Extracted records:

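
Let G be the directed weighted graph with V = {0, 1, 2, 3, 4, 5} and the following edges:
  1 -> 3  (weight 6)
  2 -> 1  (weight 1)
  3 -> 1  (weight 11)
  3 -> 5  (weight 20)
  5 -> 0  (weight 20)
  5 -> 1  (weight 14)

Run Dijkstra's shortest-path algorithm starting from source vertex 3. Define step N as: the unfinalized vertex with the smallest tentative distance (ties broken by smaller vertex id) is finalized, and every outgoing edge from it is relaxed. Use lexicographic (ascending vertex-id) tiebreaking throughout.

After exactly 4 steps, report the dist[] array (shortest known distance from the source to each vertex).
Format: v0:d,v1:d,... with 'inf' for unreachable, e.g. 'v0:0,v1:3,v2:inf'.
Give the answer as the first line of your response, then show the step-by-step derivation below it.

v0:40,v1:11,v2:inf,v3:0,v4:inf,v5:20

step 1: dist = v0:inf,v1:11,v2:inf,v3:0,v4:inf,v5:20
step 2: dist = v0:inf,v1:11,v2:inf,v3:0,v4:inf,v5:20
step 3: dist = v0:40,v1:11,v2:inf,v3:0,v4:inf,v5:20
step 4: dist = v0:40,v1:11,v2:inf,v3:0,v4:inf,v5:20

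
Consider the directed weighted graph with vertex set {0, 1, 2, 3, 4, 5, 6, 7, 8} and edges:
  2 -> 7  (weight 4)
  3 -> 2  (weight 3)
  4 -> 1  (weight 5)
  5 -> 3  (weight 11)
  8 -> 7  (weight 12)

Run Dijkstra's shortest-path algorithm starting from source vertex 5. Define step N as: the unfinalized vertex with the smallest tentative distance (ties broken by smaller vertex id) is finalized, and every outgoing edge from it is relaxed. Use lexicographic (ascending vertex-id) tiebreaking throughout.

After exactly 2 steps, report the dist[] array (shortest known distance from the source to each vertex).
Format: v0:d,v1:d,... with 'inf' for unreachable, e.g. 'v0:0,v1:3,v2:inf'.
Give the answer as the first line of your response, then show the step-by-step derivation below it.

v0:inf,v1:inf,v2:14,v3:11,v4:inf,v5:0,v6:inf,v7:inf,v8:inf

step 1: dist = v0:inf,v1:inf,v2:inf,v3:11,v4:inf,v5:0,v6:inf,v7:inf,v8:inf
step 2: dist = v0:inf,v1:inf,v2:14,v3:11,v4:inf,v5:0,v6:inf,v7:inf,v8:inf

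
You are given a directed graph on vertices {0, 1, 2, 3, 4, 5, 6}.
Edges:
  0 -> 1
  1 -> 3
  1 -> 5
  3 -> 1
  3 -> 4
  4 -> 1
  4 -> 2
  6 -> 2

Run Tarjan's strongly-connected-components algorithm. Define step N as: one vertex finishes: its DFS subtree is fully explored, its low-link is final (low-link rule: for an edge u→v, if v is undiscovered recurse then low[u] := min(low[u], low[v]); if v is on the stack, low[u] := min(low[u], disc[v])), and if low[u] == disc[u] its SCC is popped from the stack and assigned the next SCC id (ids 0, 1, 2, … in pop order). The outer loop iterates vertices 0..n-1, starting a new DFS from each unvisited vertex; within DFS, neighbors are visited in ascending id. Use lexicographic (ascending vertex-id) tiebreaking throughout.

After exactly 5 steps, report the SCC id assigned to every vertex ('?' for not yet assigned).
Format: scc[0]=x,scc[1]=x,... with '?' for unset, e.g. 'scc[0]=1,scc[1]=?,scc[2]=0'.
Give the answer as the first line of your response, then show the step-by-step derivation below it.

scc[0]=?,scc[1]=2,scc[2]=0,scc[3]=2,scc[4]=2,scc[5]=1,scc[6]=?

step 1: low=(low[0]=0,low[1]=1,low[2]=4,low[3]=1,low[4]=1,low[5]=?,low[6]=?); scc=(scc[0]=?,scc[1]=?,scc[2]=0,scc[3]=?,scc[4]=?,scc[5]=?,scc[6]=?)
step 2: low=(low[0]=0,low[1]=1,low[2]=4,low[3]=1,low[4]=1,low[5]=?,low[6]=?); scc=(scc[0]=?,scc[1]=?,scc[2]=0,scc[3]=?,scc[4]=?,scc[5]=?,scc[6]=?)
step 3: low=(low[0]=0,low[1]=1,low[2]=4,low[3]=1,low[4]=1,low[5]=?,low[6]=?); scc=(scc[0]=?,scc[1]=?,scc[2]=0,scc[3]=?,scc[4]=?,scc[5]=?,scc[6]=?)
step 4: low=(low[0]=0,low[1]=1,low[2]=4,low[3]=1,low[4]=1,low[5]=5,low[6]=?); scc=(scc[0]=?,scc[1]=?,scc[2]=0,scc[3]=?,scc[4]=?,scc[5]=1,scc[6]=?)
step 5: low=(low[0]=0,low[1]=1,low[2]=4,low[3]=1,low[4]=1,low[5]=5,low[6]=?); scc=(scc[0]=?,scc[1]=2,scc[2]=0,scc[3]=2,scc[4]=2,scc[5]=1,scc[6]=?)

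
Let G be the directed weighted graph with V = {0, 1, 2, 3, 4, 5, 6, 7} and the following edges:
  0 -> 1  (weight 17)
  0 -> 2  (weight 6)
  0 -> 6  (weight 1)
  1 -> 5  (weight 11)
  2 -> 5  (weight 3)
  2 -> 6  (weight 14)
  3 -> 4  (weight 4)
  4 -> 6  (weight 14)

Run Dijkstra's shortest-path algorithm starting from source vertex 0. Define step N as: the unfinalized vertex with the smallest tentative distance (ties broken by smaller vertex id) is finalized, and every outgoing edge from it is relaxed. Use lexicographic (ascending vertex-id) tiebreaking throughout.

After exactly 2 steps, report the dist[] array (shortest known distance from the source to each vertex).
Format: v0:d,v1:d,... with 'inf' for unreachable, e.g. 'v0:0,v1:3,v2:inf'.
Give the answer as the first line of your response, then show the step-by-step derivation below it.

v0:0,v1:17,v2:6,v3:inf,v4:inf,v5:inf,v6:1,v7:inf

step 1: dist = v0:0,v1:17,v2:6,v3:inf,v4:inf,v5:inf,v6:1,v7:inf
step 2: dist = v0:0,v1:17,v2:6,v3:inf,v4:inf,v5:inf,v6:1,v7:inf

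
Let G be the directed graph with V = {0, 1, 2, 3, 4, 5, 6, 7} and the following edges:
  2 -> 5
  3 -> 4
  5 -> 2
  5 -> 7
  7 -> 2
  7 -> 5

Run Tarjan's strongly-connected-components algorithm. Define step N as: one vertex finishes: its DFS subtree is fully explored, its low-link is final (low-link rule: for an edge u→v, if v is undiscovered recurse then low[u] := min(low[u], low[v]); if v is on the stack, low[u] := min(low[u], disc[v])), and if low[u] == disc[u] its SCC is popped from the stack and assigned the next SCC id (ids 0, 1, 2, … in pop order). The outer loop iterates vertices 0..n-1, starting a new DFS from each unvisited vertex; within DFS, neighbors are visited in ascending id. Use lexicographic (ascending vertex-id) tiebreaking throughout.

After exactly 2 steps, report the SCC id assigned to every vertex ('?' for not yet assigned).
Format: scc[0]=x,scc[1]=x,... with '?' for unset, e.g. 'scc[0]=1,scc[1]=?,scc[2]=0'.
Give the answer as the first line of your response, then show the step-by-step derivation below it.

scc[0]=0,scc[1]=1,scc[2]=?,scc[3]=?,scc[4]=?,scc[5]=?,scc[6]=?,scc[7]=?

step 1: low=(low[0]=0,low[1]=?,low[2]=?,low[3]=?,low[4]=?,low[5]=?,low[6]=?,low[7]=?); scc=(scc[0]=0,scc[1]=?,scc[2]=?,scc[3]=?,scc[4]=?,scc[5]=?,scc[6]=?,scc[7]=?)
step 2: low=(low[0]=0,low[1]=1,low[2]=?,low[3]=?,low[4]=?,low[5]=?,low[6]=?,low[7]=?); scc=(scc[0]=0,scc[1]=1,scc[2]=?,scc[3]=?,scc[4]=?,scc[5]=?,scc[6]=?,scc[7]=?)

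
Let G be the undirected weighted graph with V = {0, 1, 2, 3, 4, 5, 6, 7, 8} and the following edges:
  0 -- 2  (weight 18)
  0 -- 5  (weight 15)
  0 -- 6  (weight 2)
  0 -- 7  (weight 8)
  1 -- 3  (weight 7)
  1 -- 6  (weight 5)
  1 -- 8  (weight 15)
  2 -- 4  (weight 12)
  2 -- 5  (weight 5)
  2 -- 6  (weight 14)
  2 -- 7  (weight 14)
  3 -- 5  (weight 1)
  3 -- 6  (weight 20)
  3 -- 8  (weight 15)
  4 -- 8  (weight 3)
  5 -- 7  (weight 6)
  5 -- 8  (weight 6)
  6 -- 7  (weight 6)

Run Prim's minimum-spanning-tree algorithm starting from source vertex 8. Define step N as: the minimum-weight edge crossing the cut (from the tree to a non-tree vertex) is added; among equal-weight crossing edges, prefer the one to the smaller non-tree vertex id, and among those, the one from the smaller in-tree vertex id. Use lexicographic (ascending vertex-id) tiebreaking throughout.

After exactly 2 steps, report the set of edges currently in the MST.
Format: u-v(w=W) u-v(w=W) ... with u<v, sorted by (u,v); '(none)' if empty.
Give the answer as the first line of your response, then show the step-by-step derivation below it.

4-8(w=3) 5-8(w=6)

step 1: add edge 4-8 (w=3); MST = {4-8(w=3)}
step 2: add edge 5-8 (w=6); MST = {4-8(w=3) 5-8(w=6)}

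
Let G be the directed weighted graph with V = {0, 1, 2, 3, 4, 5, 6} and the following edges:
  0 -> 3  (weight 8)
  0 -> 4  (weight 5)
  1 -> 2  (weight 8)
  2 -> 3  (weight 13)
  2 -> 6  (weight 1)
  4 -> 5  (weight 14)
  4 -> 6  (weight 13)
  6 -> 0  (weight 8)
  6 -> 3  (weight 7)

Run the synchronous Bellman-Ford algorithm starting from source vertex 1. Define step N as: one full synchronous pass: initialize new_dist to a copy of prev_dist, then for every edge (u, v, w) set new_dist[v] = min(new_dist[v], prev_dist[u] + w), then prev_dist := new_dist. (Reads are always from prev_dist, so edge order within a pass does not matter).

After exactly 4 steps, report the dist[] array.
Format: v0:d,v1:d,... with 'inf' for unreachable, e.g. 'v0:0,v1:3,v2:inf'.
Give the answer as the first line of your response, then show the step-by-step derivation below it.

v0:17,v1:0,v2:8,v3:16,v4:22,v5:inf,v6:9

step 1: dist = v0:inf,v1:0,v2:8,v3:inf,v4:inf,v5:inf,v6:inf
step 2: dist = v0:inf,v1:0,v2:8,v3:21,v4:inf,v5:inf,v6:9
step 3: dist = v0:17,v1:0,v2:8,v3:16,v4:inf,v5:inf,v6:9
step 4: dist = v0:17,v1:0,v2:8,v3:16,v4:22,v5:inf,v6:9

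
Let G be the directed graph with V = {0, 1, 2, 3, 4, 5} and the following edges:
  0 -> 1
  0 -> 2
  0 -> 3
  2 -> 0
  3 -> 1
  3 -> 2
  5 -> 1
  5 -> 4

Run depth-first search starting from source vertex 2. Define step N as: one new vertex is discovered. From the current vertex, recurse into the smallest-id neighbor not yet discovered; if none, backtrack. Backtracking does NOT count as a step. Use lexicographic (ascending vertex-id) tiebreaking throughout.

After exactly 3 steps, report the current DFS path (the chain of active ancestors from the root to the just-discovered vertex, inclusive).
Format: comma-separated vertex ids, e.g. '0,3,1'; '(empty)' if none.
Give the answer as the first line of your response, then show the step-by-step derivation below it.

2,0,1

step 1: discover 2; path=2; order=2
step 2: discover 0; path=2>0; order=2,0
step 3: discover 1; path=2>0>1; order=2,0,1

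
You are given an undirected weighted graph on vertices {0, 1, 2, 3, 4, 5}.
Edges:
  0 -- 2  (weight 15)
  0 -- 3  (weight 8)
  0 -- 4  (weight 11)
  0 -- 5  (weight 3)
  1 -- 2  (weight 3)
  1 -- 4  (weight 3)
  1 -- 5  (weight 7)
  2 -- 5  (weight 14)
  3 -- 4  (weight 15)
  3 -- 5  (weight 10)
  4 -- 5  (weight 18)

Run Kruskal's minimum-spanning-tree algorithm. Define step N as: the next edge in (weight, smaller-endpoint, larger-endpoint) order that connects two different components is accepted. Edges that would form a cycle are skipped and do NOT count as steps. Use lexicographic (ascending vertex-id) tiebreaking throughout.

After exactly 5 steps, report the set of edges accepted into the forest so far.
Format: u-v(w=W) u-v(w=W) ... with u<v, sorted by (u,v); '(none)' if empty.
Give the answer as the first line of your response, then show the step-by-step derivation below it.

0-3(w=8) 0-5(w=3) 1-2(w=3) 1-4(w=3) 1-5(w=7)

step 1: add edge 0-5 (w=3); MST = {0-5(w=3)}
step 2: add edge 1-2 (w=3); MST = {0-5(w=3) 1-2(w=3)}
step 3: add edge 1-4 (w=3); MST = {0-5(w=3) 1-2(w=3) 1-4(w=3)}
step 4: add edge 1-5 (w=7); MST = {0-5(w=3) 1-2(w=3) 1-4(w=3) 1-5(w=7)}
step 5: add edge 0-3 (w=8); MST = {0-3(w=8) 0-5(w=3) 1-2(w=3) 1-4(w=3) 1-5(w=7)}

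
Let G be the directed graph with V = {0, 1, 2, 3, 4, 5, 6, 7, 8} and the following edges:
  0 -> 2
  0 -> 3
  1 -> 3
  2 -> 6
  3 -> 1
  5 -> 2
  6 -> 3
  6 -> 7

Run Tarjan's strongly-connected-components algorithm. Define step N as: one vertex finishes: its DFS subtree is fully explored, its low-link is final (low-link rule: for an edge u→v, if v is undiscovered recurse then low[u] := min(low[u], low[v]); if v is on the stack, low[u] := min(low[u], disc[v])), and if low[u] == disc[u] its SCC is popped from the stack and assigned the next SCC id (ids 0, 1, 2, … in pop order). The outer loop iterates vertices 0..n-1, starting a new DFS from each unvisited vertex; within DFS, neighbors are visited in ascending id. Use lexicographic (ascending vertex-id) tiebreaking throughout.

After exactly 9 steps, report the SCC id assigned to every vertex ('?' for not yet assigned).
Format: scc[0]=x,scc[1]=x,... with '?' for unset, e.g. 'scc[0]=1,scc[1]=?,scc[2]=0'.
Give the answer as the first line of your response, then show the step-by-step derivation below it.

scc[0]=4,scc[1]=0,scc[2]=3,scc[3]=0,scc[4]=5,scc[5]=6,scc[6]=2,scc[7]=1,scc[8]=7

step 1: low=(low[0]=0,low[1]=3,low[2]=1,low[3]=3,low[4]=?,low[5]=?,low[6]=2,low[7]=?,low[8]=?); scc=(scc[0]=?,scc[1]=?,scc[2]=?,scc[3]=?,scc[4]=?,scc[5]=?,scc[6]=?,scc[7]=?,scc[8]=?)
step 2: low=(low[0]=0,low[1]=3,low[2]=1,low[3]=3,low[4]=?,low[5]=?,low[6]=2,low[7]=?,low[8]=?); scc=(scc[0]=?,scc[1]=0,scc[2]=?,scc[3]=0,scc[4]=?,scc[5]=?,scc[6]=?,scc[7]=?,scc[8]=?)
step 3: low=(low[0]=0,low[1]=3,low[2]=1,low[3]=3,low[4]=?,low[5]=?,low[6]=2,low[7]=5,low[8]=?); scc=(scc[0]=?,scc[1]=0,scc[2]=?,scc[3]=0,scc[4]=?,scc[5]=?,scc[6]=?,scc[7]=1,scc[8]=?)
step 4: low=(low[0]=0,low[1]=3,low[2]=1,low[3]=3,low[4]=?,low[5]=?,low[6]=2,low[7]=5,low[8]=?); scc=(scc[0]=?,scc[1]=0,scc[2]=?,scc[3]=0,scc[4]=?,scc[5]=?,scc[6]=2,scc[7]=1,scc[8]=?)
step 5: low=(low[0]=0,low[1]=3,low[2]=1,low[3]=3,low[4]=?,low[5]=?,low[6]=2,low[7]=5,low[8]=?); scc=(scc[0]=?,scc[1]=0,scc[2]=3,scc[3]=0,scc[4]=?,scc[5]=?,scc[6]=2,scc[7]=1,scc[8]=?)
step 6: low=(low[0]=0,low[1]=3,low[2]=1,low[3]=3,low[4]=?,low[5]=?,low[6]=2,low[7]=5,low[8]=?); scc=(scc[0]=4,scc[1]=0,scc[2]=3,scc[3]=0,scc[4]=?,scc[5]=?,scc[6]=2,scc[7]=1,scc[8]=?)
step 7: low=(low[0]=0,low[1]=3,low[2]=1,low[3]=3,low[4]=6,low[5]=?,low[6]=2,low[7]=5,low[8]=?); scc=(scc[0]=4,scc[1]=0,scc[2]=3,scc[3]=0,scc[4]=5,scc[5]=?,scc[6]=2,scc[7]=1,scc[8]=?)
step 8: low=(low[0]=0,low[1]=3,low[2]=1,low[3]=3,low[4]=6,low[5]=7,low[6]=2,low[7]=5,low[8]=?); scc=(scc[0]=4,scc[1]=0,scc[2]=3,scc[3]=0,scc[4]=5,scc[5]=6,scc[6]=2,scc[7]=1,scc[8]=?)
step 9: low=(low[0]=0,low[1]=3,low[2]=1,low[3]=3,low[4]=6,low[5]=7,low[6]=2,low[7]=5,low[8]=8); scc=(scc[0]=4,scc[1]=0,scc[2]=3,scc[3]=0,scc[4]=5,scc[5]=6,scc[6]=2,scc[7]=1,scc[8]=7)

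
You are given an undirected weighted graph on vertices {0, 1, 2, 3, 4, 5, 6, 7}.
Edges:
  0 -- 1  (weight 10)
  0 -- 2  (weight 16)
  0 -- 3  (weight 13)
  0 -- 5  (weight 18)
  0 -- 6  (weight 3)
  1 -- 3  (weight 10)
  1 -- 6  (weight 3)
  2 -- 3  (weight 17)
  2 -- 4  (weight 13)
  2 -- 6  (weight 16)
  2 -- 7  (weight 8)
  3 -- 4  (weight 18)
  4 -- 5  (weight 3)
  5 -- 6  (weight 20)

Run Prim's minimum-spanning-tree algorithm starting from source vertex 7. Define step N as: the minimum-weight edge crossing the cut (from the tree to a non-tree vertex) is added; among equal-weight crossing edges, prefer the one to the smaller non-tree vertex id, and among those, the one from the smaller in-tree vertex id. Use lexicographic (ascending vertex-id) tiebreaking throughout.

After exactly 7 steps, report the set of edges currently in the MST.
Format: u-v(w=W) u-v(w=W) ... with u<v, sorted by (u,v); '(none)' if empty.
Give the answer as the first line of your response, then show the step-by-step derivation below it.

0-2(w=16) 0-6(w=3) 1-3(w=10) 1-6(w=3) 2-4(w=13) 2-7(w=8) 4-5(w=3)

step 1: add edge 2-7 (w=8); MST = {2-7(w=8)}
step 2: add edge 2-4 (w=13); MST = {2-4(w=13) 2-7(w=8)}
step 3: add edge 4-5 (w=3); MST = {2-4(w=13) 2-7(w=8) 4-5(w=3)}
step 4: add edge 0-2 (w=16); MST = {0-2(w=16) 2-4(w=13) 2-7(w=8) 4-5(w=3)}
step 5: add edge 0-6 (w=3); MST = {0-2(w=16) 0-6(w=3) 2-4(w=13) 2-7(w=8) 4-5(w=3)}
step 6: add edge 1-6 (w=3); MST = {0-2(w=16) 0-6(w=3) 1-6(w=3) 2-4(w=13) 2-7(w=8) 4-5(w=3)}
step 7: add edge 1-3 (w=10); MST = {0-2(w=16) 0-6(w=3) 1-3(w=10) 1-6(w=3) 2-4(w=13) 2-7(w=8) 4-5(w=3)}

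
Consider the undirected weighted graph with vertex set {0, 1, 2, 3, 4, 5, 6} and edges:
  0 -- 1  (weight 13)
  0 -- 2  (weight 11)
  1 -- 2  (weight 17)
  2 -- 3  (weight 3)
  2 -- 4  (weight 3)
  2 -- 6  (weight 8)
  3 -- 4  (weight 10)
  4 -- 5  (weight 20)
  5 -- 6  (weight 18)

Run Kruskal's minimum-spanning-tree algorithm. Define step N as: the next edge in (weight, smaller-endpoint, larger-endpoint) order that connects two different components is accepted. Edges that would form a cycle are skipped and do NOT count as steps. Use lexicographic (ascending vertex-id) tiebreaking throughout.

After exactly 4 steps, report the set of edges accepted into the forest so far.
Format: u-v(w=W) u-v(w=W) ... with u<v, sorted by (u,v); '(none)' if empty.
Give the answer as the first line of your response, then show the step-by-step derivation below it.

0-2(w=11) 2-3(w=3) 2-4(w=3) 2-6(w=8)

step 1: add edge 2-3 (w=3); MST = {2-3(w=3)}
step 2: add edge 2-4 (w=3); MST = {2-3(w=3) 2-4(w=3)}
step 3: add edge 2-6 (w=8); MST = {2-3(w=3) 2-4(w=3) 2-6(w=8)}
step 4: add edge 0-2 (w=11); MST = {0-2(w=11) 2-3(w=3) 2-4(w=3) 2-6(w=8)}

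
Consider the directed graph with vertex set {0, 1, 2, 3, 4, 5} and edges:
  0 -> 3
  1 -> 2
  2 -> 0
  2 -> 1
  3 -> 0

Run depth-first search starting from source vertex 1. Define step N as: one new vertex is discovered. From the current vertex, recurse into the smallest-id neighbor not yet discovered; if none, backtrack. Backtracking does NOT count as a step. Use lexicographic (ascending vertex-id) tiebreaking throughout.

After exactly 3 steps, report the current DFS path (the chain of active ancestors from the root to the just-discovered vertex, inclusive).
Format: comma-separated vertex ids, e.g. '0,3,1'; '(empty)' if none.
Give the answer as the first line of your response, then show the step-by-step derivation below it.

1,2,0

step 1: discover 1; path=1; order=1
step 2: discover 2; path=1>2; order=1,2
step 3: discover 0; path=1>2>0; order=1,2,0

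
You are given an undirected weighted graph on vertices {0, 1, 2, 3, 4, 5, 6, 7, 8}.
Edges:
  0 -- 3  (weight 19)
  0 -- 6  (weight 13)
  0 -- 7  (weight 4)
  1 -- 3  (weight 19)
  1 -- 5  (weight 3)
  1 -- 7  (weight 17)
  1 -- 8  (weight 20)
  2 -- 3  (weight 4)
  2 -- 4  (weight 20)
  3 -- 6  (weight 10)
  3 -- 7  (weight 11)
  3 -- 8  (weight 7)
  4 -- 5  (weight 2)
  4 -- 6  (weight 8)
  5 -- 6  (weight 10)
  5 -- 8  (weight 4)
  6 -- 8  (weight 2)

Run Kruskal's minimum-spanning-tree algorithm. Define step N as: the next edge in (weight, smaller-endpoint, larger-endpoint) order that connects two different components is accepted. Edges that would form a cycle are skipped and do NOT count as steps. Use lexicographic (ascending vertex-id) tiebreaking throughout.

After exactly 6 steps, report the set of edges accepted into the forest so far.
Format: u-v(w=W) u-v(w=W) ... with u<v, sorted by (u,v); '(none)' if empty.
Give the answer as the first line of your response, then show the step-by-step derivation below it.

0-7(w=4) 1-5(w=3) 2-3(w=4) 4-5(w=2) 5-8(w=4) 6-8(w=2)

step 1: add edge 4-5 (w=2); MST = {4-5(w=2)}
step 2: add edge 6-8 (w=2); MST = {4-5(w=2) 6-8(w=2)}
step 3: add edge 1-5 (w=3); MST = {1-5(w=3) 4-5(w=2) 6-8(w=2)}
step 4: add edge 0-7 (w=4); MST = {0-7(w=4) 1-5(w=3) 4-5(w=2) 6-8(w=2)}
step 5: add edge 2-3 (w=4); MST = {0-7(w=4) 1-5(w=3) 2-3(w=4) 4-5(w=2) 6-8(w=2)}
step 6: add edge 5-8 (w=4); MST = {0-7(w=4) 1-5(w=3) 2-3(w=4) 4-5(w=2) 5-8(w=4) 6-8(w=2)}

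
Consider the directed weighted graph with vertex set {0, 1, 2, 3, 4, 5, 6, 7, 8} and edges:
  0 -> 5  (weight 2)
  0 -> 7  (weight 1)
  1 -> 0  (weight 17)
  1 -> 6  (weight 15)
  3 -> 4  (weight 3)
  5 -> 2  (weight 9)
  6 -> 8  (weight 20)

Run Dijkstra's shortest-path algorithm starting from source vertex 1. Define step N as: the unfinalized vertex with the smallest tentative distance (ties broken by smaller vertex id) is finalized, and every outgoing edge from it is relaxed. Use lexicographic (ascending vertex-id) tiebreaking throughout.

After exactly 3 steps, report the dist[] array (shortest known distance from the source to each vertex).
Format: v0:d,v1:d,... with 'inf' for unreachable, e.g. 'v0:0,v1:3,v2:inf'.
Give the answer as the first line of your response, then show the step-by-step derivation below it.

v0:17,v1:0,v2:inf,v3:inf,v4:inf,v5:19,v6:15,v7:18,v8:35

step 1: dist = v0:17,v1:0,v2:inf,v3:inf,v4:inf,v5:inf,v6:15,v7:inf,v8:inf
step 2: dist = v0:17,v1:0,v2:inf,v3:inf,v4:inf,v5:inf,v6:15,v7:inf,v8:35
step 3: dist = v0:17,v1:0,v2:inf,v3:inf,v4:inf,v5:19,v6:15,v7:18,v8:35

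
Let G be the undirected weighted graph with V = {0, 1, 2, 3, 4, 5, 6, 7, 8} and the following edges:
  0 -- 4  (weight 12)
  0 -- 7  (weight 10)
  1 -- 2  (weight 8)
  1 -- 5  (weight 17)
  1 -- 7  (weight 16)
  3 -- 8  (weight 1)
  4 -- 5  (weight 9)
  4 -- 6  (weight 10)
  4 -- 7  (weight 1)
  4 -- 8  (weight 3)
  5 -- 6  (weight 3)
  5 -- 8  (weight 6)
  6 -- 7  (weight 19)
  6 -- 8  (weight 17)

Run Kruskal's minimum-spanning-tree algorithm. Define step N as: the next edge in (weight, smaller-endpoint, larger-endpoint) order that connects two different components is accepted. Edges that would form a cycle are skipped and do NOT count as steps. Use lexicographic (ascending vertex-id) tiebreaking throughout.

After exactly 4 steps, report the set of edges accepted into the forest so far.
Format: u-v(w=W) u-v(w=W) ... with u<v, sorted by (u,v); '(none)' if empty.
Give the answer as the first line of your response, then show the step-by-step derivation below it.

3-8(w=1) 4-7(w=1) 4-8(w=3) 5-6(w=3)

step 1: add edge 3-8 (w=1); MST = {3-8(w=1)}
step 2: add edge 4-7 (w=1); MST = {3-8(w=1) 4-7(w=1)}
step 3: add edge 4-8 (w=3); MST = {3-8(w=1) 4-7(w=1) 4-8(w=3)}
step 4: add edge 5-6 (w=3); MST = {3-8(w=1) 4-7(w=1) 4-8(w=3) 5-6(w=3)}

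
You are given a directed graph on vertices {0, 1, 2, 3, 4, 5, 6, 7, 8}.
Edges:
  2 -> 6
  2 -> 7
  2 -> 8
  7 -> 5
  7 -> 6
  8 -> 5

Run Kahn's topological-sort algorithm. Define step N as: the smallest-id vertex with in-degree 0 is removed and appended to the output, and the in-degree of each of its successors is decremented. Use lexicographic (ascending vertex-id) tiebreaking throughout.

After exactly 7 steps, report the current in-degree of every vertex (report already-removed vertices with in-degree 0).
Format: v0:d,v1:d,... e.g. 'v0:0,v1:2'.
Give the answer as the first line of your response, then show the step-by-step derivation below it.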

Your task =>
Filter the records above, keeping each line that contains the word "currently".

Solution to this exercise =>
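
After exactly 2 steps, report the set of edges currently in the MST.
After exactly 7 steps, report the set of edges currently in the MST.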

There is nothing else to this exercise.